_Problem statement:_
The answer must be an exact copy of every entry.

_Provided material:_
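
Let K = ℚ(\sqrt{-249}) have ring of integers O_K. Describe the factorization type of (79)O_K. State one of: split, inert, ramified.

split

d = -249 ≡ 3 (mod 4), so O_K = ℤ[√-249] and disc(K) = 4d = -996.
79 ∤ -996, so 79 is unramified.
Euler's criterion: (-249)^39 mod 79 = 1. Thus (-249|79) = 1.
Legendre symbol 1 ⇒ 79 is split.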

_Answer to the exercise:_
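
Let K = ℚ(\sqrt{-249}) have ring of integers O_K. Describe the factorization type of (79)O_K. State one of: split, inert, ramified.

split

d = -249 ≡ 3 (mod 4), so O_K = ℤ[√-249] and disc(K) = 4d = -996.
79 ∤ -996, so 79 is unramified.
Euler's criterion: (-249)^39 mod 79 = 1. Thus (-249|79) = 1.
Legendre symbol 1 ⇒ 79 is split.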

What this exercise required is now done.